Listed entries:
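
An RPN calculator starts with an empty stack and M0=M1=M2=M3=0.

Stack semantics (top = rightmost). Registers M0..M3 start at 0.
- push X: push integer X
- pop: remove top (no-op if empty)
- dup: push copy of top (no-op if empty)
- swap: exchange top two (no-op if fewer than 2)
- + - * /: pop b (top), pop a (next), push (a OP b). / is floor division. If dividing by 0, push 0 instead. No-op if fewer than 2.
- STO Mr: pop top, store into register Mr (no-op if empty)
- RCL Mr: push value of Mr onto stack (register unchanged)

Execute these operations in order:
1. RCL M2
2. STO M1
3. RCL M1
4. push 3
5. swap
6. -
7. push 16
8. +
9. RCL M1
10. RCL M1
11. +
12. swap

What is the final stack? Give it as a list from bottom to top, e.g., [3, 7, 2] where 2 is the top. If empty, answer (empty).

Answer: [0, 19]

Derivation:
After op 1 (RCL M2): stack=[0] mem=[0,0,0,0]
After op 2 (STO M1): stack=[empty] mem=[0,0,0,0]
After op 3 (RCL M1): stack=[0] mem=[0,0,0,0]
After op 4 (push 3): stack=[0,3] mem=[0,0,0,0]
After op 5 (swap): stack=[3,0] mem=[0,0,0,0]
After op 6 (-): stack=[3] mem=[0,0,0,0]
After op 7 (push 16): stack=[3,16] mem=[0,0,0,0]
After op 8 (+): stack=[19] mem=[0,0,0,0]
After op 9 (RCL M1): stack=[19,0] mem=[0,0,0,0]
After op 10 (RCL M1): stack=[19,0,0] mem=[0,0,0,0]
After op 11 (+): stack=[19,0] mem=[0,0,0,0]
After op 12 (swap): stack=[0,19] mem=[0,0,0,0]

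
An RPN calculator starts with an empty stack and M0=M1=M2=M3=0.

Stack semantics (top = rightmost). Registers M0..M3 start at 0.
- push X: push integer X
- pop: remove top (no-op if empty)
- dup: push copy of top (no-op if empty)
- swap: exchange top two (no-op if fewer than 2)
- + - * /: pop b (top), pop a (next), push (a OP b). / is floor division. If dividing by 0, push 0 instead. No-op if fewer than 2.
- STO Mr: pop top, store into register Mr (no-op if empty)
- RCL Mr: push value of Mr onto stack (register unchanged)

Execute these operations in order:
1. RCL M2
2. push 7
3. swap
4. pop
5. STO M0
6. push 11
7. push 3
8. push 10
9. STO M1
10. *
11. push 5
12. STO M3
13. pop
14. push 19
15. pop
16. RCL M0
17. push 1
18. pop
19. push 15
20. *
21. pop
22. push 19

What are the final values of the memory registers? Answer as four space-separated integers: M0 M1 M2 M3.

Answer: 7 10 0 5

Derivation:
After op 1 (RCL M2): stack=[0] mem=[0,0,0,0]
After op 2 (push 7): stack=[0,7] mem=[0,0,0,0]
After op 3 (swap): stack=[7,0] mem=[0,0,0,0]
After op 4 (pop): stack=[7] mem=[0,0,0,0]
After op 5 (STO M0): stack=[empty] mem=[7,0,0,0]
After op 6 (push 11): stack=[11] mem=[7,0,0,0]
After op 7 (push 3): stack=[11,3] mem=[7,0,0,0]
After op 8 (push 10): stack=[11,3,10] mem=[7,0,0,0]
After op 9 (STO M1): stack=[11,3] mem=[7,10,0,0]
After op 10 (*): stack=[33] mem=[7,10,0,0]
After op 11 (push 5): stack=[33,5] mem=[7,10,0,0]
After op 12 (STO M3): stack=[33] mem=[7,10,0,5]
After op 13 (pop): stack=[empty] mem=[7,10,0,5]
After op 14 (push 19): stack=[19] mem=[7,10,0,5]
After op 15 (pop): stack=[empty] mem=[7,10,0,5]
After op 16 (RCL M0): stack=[7] mem=[7,10,0,5]
After op 17 (push 1): stack=[7,1] mem=[7,10,0,5]
After op 18 (pop): stack=[7] mem=[7,10,0,5]
After op 19 (push 15): stack=[7,15] mem=[7,10,0,5]
After op 20 (*): stack=[105] mem=[7,10,0,5]
After op 21 (pop): stack=[empty] mem=[7,10,0,5]
After op 22 (push 19): stack=[19] mem=[7,10,0,5]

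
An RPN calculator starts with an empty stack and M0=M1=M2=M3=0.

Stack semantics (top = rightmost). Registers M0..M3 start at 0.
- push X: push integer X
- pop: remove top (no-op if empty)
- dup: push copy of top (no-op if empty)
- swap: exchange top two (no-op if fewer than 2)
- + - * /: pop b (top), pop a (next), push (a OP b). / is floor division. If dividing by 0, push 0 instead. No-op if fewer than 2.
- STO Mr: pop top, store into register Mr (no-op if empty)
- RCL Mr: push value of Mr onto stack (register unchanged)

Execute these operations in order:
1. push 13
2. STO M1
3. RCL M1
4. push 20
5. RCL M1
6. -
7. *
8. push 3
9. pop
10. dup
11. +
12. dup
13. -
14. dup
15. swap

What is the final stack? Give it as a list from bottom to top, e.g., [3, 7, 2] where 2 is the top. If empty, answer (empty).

After op 1 (push 13): stack=[13] mem=[0,0,0,0]
After op 2 (STO M1): stack=[empty] mem=[0,13,0,0]
After op 3 (RCL M1): stack=[13] mem=[0,13,0,0]
After op 4 (push 20): stack=[13,20] mem=[0,13,0,0]
After op 5 (RCL M1): stack=[13,20,13] mem=[0,13,0,0]
After op 6 (-): stack=[13,7] mem=[0,13,0,0]
After op 7 (*): stack=[91] mem=[0,13,0,0]
After op 8 (push 3): stack=[91,3] mem=[0,13,0,0]
After op 9 (pop): stack=[91] mem=[0,13,0,0]
After op 10 (dup): stack=[91,91] mem=[0,13,0,0]
After op 11 (+): stack=[182] mem=[0,13,0,0]
After op 12 (dup): stack=[182,182] mem=[0,13,0,0]
After op 13 (-): stack=[0] mem=[0,13,0,0]
After op 14 (dup): stack=[0,0] mem=[0,13,0,0]
After op 15 (swap): stack=[0,0] mem=[0,13,0,0]

Answer: [0, 0]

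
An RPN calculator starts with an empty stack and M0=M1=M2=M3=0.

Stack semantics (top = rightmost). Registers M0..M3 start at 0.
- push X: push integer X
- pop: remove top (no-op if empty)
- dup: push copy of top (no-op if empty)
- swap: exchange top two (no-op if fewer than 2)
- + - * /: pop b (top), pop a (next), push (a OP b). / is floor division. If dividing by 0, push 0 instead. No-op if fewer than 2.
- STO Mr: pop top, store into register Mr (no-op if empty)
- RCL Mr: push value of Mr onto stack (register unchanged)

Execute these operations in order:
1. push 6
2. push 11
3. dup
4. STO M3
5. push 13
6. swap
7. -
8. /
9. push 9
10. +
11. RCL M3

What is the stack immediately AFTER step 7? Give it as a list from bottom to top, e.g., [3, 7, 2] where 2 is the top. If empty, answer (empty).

After op 1 (push 6): stack=[6] mem=[0,0,0,0]
After op 2 (push 11): stack=[6,11] mem=[0,0,0,0]
After op 3 (dup): stack=[6,11,11] mem=[0,0,0,0]
After op 4 (STO M3): stack=[6,11] mem=[0,0,0,11]
After op 5 (push 13): stack=[6,11,13] mem=[0,0,0,11]
After op 6 (swap): stack=[6,13,11] mem=[0,0,0,11]
After op 7 (-): stack=[6,2] mem=[0,0,0,11]

[6, 2]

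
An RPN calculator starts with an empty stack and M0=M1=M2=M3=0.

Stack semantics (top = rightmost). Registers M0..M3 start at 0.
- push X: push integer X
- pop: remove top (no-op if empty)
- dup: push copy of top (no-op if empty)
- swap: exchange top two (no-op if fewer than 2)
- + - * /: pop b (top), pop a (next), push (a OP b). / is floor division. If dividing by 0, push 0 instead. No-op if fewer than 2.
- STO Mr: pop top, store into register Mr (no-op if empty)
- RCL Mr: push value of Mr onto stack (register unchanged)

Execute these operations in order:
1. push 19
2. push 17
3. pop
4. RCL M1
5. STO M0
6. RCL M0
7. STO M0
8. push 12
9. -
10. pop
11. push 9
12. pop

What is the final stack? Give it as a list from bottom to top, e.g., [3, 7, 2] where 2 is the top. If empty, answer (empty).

Answer: (empty)

Derivation:
After op 1 (push 19): stack=[19] mem=[0,0,0,0]
After op 2 (push 17): stack=[19,17] mem=[0,0,0,0]
After op 3 (pop): stack=[19] mem=[0,0,0,0]
After op 4 (RCL M1): stack=[19,0] mem=[0,0,0,0]
After op 5 (STO M0): stack=[19] mem=[0,0,0,0]
After op 6 (RCL M0): stack=[19,0] mem=[0,0,0,0]
After op 7 (STO M0): stack=[19] mem=[0,0,0,0]
After op 8 (push 12): stack=[19,12] mem=[0,0,0,0]
After op 9 (-): stack=[7] mem=[0,0,0,0]
After op 10 (pop): stack=[empty] mem=[0,0,0,0]
After op 11 (push 9): stack=[9] mem=[0,0,0,0]
After op 12 (pop): stack=[empty] mem=[0,0,0,0]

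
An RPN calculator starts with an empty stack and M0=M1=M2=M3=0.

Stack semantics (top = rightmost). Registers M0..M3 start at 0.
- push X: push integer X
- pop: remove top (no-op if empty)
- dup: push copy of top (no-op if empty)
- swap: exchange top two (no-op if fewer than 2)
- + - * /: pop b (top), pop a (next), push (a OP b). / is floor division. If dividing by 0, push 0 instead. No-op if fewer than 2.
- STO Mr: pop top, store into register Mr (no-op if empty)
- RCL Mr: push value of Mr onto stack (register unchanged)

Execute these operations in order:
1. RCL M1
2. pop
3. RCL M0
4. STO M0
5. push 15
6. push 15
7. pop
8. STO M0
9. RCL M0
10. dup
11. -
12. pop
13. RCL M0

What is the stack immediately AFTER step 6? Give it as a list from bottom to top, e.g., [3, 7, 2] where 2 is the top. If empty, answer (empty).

After op 1 (RCL M1): stack=[0] mem=[0,0,0,0]
After op 2 (pop): stack=[empty] mem=[0,0,0,0]
After op 3 (RCL M0): stack=[0] mem=[0,0,0,0]
After op 4 (STO M0): stack=[empty] mem=[0,0,0,0]
After op 5 (push 15): stack=[15] mem=[0,0,0,0]
After op 6 (push 15): stack=[15,15] mem=[0,0,0,0]

[15, 15]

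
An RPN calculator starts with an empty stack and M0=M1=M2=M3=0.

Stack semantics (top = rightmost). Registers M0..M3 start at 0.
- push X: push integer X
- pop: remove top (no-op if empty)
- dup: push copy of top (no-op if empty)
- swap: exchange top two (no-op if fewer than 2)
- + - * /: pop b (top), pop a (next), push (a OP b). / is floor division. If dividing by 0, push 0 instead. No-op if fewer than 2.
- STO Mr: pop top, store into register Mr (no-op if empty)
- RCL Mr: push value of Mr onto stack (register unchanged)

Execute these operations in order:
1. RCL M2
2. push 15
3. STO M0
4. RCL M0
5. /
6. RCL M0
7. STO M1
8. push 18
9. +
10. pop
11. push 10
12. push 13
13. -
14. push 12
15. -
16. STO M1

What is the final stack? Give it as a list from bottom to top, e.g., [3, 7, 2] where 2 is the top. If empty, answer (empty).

Answer: (empty)

Derivation:
After op 1 (RCL M2): stack=[0] mem=[0,0,0,0]
After op 2 (push 15): stack=[0,15] mem=[0,0,0,0]
After op 3 (STO M0): stack=[0] mem=[15,0,0,0]
After op 4 (RCL M0): stack=[0,15] mem=[15,0,0,0]
After op 5 (/): stack=[0] mem=[15,0,0,0]
After op 6 (RCL M0): stack=[0,15] mem=[15,0,0,0]
After op 7 (STO M1): stack=[0] mem=[15,15,0,0]
After op 8 (push 18): stack=[0,18] mem=[15,15,0,0]
After op 9 (+): stack=[18] mem=[15,15,0,0]
After op 10 (pop): stack=[empty] mem=[15,15,0,0]
After op 11 (push 10): stack=[10] mem=[15,15,0,0]
After op 12 (push 13): stack=[10,13] mem=[15,15,0,0]
After op 13 (-): stack=[-3] mem=[15,15,0,0]
After op 14 (push 12): stack=[-3,12] mem=[15,15,0,0]
After op 15 (-): stack=[-15] mem=[15,15,0,0]
After op 16 (STO M1): stack=[empty] mem=[15,-15,0,0]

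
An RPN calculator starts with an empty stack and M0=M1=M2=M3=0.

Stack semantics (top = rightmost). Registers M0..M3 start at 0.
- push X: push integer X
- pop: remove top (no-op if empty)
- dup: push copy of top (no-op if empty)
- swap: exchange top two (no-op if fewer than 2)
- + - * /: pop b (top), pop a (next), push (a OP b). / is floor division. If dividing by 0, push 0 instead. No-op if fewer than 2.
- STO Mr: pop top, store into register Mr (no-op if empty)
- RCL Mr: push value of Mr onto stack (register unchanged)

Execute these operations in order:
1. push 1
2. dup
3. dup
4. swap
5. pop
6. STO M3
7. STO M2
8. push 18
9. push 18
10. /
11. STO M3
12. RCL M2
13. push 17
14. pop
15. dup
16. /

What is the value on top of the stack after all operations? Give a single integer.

Answer: 1

Derivation:
After op 1 (push 1): stack=[1] mem=[0,0,0,0]
After op 2 (dup): stack=[1,1] mem=[0,0,0,0]
After op 3 (dup): stack=[1,1,1] mem=[0,0,0,0]
After op 4 (swap): stack=[1,1,1] mem=[0,0,0,0]
After op 5 (pop): stack=[1,1] mem=[0,0,0,0]
After op 6 (STO M3): stack=[1] mem=[0,0,0,1]
After op 7 (STO M2): stack=[empty] mem=[0,0,1,1]
After op 8 (push 18): stack=[18] mem=[0,0,1,1]
After op 9 (push 18): stack=[18,18] mem=[0,0,1,1]
After op 10 (/): stack=[1] mem=[0,0,1,1]
After op 11 (STO M3): stack=[empty] mem=[0,0,1,1]
After op 12 (RCL M2): stack=[1] mem=[0,0,1,1]
After op 13 (push 17): stack=[1,17] mem=[0,0,1,1]
After op 14 (pop): stack=[1] mem=[0,0,1,1]
After op 15 (dup): stack=[1,1] mem=[0,0,1,1]
After op 16 (/): stack=[1] mem=[0,0,1,1]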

Instructions for the task: Set down only these lines, exactly: the one containing "What is the value" and each line after it through the end of the entries above.

Answer for this exercise:
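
What is the value on top of the stack after all operations? Give a single integer.

Answer: 1

Derivation:
After op 1 (push 1): stack=[1] mem=[0,0,0,0]
After op 2 (dup): stack=[1,1] mem=[0,0,0,0]
After op 3 (dup): stack=[1,1,1] mem=[0,0,0,0]
After op 4 (swap): stack=[1,1,1] mem=[0,0,0,0]
After op 5 (pop): stack=[1,1] mem=[0,0,0,0]
After op 6 (STO M3): stack=[1] mem=[0,0,0,1]
After op 7 (STO M2): stack=[empty] mem=[0,0,1,1]
After op 8 (push 18): stack=[18] mem=[0,0,1,1]
After op 9 (push 18): stack=[18,18] mem=[0,0,1,1]
After op 10 (/): stack=[1] mem=[0,0,1,1]
After op 11 (STO M3): stack=[empty] mem=[0,0,1,1]
After op 12 (RCL M2): stack=[1] mem=[0,0,1,1]
After op 13 (push 17): stack=[1,17] mem=[0,0,1,1]
After op 14 (pop): stack=[1] mem=[0,0,1,1]
After op 15 (dup): stack=[1,1] mem=[0,0,1,1]
After op 16 (/): stack=[1] mem=[0,0,1,1]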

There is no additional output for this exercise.